Task directions :: The full listing below should be copied verbatim.

-------- Records supplied

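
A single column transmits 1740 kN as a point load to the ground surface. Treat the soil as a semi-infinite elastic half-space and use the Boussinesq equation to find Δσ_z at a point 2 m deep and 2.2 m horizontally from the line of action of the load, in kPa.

Boussinesq vertical stress below a point load on an elastic half-space:
Δσ_z = 3P/(2πz²) · [1 + (r/z)²]^(−5/2)
r/z = 2.2/2 = 1.1; [1+(r/z)²]^(−5/2) = 0.13773.
Δσ_z = 3×1740/(2π×2²) × 0.13773 = 207.7 × 0.13773 = 28.61 kPa

Δσ_z ≈ 28.6 kPa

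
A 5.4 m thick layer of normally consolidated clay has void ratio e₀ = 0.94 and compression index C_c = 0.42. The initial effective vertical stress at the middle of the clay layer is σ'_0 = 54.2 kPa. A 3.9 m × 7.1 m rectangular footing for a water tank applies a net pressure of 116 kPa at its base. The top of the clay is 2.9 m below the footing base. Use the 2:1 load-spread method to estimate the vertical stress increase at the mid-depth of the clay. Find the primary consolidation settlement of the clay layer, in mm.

S_c ≈ 203 mm

Mid-depth of clay below the footing base: z = 2.9 + 5.4/2 = 5.6 m.
Stress increase at mid-clay by the 2:1 spreading method:
Δσ = qBL/((B+z)(L+z)) = 116×3.9×7.1/((3.9+5.6)(7.1+5.6)) = 26.623 kPa
Final effective stress: σ'_f = σ'_0 + Δσ = 54.2 + 26.623 = 80.823 kPa.
Normally consolidated clay, so the full stress increment lies on the virgin compression line:
S_c = C_c·H/(1+e₀)·log₁₀(σ'_f/σ'_0) = 0.42×5.4/(1+0.94)×log₁₀(80.823/54.2)
    = 1.1691 × 0.17354 = 0.2029 m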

----------------

Answer to this task ::
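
A single column transmits 1740 kN as a point load to the ground surface. Treat the soil as a semi-infinite elastic half-space and use the Boussinesq equation to find Δσ_z at a point 2 m deep and 2.2 m horizontally from the line of action of the load, in kPa.

Boussinesq vertical stress below a point load on an elastic half-space:
Δσ_z = 3P/(2πz²) · [1 + (r/z)²]^(−5/2)
r/z = 2.2/2 = 1.1; [1+(r/z)²]^(−5/2) = 0.13773.
Δσ_z = 3×1740/(2π×2²) × 0.13773 = 207.7 × 0.13773 = 28.61 kPa

Δσ_z ≈ 28.6 kPa

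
A 5.4 m thick layer of normally consolidated clay has void ratio e₀ = 0.94 and compression index C_c = 0.42. The initial effective vertical stress at the middle of the clay layer is σ'_0 = 54.2 kPa. A 3.9 m × 7.1 m rectangular footing for a water tank applies a net pressure of 116 kPa at its base. The top of the clay is 2.9 m below the footing base. Use the 2:1 load-spread method to estimate the vertical stress increase at the mid-depth of the clay. Find the primary consolidation settlement of the clay layer, in mm.

S_c ≈ 203 mm

Mid-depth of clay below the footing base: z = 2.9 + 5.4/2 = 5.6 m.
Stress increase at mid-clay by the 2:1 spreading method:
Δσ = qBL/((B+z)(L+z)) = 116×3.9×7.1/((3.9+5.6)(7.1+5.6)) = 26.623 kPa
Final effective stress: σ'_f = σ'_0 + Δσ = 54.2 + 26.623 = 80.823 kPa.
Normally consolidated clay, so the full stress increment lies on the virgin compression line:
S_c = C_c·H/(1+e₀)·log₁₀(σ'_f/σ'_0) = 0.42×5.4/(1+0.94)×log₁₀(80.823/54.2)
    = 1.1691 × 0.17354 = 0.2029 m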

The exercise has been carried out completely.